(Data extracted from a collection)
·····
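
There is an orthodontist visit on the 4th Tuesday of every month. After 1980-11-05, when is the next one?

November 1980 starts on a Saturday; its first Tuesday is the 4th, so the 4th Tuesday is the 25th — 1980-11-25.
1980-11-25 is after 1980-11-05, so that is the next one.

1980-11-25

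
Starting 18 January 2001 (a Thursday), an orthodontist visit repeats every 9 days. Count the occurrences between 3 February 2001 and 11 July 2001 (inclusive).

18

Occurrences land 9·i days after 18 January 2001 for i = 0, 1, 2, …
3 February 2001 is 16 days after the start; 16 ÷ 9 = 1 remainder 7; since the remainder is 7, round up to i = 2. First occurrence in the window: #3 on 5 February 2001 (2×9 = 18 days in).
11 July 2001 is 174 days after the start; 174 ÷ 9 = 19 remainder 3. Last occurrence in the window: #20 on 8 July 2001.
Occurrences #3 through #20: 18 in total.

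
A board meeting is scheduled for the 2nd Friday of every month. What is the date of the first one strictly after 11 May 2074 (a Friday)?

8 June 2074

May 2074 starts on a Tuesday; its first Friday is the 4th, so the 2nd Friday is the 11th — 11 May 2074.
That is not after 11 May 2074, so look at June 2074.
June 2074 starts on a Friday; its first Friday is the 1st, so the 2nd Friday is the 8th — 8 June 2074.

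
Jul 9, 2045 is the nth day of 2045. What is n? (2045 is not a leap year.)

190

Days in months before Jul: 31 + 28 + 31 + 30 + 31 + 30 = 181.
Plus 9 days into Jul → day 190.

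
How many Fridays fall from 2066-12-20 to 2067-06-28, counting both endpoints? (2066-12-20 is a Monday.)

2066-12-20 is a Monday; the first Friday on or after it is 2066-12-24 (4 days later).
From 2066-12-24 to 2067-06-28: 7 + 31 + 28 + 31 + 30 + 31 + 28 = 186 days (rest of December, January, February, March, April, May, June).
186 ÷ 7 = 26 full weeks with remainder 4, so 26 more Fridays after the first → 27.

27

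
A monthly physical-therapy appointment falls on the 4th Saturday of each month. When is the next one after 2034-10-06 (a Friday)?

October 2034 starts on a Sunday; its first Saturday is the 7th, so the 4th Saturday is the 28th — 2034-10-28.
2034-10-28 is after 2034-10-06, so that is the next one.

2034-10-28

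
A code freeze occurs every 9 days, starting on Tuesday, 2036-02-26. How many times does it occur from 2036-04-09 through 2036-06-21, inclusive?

Occurrences land 9·i days after 2036-02-26 for i = 0, 1, 2, …
2036-04-09 is 43 days after the start; 43 ÷ 9 = 4 remainder 7; since the remainder is 7, round up to i = 5. First occurrence in the window: #6 on 2036-04-11 (5×9 = 45 days in).
2036-06-21 is 116 days after the start; 116 ÷ 9 = 12 remainder 8. Last occurrence in the window: #13 on 2036-06-13.
Occurrences #6 through #13: 8 in total.

8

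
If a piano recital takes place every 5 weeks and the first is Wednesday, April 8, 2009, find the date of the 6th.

The 6th occurrence is 5 intervals after the first: 5 × 35 = 175 days after April 8, 2009.
April has 30 days — 22 days to the end of April leaves 153.
May has 31 days (122 left).
June has 30 days (92 left).
July has 31 days (61 left).
August has 31 days (30 left).
30 days into September → September 30, 2009.

September 30, 2009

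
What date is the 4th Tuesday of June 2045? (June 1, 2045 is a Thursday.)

June 27, 2045

June 2045 begins on a Thursday, so the first Tuesday is June 6 (5 days later).
The 4th Tuesday is 3 weeks later: 6 + 21 = 27.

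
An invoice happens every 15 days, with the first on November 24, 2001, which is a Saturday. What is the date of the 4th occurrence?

The 4th occurrence is 3 intervals after the first: 3 × 15 = 45 days after November 24, 2001.
November has 30 days — 6 days to the end of November leaves 39.
December has 31 days (8 left).
8 days into January → January 8, 2002.

January 8, 2002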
·····
Problem details:
The records above need to be written out again. Keep them exact.

Solution for this exercise:
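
There is an orthodontist visit on the 4th Tuesday of every month. After 1980-11-05, when is the next one?

November 1980 starts on a Saturday; its first Tuesday is the 4th, so the 4th Tuesday is the 25th — 1980-11-25.
1980-11-25 is after 1980-11-05, so that is the next one.

1980-11-25

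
Starting 18 January 2001 (a Thursday), an orthodontist visit repeats every 9 days. Count the occurrences between 3 February 2001 and 11 July 2001 (inclusive).

18

Occurrences land 9·i days after 18 January 2001 for i = 0, 1, 2, …
3 February 2001 is 16 days after the start; 16 ÷ 9 = 1 remainder 7; since the remainder is 7, round up to i = 2. First occurrence in the window: #3 on 5 February 2001 (2×9 = 18 days in).
11 July 2001 is 174 days after the start; 174 ÷ 9 = 19 remainder 3. Last occurrence in the window: #20 on 8 July 2001.
Occurrences #3 through #20: 18 in total.

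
A board meeting is scheduled for the 2nd Friday of every month. What is the date of the first one strictly after 11 May 2074 (a Friday)?

8 June 2074

May 2074 starts on a Tuesday; its first Friday is the 4th, so the 2nd Friday is the 11th — 11 May 2074.
That is not after 11 May 2074, so look at June 2074.
June 2074 starts on a Friday; its first Friday is the 1st, so the 2nd Friday is the 8th — 8 June 2074.

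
Jul 9, 2045 is the nth day of 2045. What is n? (2045 is not a leap year.)

190

Days in months before Jul: 31 + 28 + 31 + 30 + 31 + 30 = 181.
Plus 9 days into Jul → day 190.

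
How many Fridays fall from 2066-12-20 to 2067-06-28, counting both endpoints? (2066-12-20 is a Monday.)

2066-12-20 is a Monday; the first Friday on or after it is 2066-12-24 (4 days later).
From 2066-12-24 to 2067-06-28: 7 + 31 + 28 + 31 + 30 + 31 + 28 = 186 days (rest of December, January, February, March, April, May, June).
186 ÷ 7 = 26 full weeks with remainder 4, so 26 more Fridays after the first → 27.

27

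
A monthly physical-therapy appointment falls on the 4th Saturday of each month. When is the next one after 2034-10-06 (a Friday)?

October 2034 starts on a Sunday; its first Saturday is the 7th, so the 4th Saturday is the 28th — 2034-10-28.
2034-10-28 is after 2034-10-06, so that is the next one.

2034-10-28

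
A code freeze occurs every 9 days, starting on Tuesday, 2036-02-26. How many times does it occur from 2036-04-09 through 2036-06-21, inclusive?

Occurrences land 9·i days after 2036-02-26 for i = 0, 1, 2, …
2036-04-09 is 43 days after the start; 43 ÷ 9 = 4 remainder 7; since the remainder is 7, round up to i = 5. First occurrence in the window: #6 on 2036-04-11 (5×9 = 45 days in).
2036-06-21 is 116 days after the start; 116 ÷ 9 = 12 remainder 8. Last occurrence in the window: #13 on 2036-06-13.
Occurrences #6 through #13: 8 in total.

8

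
If a piano recital takes place every 5 weeks and the first is Wednesday, April 8, 2009, find the date of the 6th.

The 6th occurrence is 5 intervals after the first: 5 × 35 = 175 days after April 8, 2009.
April has 30 days — 22 days to the end of April leaves 153.
May has 31 days (122 left).
June has 30 days (92 left).
July has 31 days (61 left).
August has 31 days (30 left).
30 days into September → September 30, 2009.

September 30, 2009

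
What date is the 4th Tuesday of June 2045? (June 1, 2045 is a Thursday.)

June 27, 2045

June 2045 begins on a Thursday, so the first Tuesday is June 6 (5 days later).
The 4th Tuesday is 3 weeks later: 6 + 21 = 27.

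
An invoice happens every 15 days, with the first on November 24, 2001, which is a Saturday. What is the date of the 4th occurrence?

The 4th occurrence is 3 intervals after the first: 3 × 15 = 45 days after November 24, 2001.
November has 30 days — 6 days to the end of November leaves 39.
December has 31 days (8 left).
8 days into January → January 8, 2002.

January 8, 2002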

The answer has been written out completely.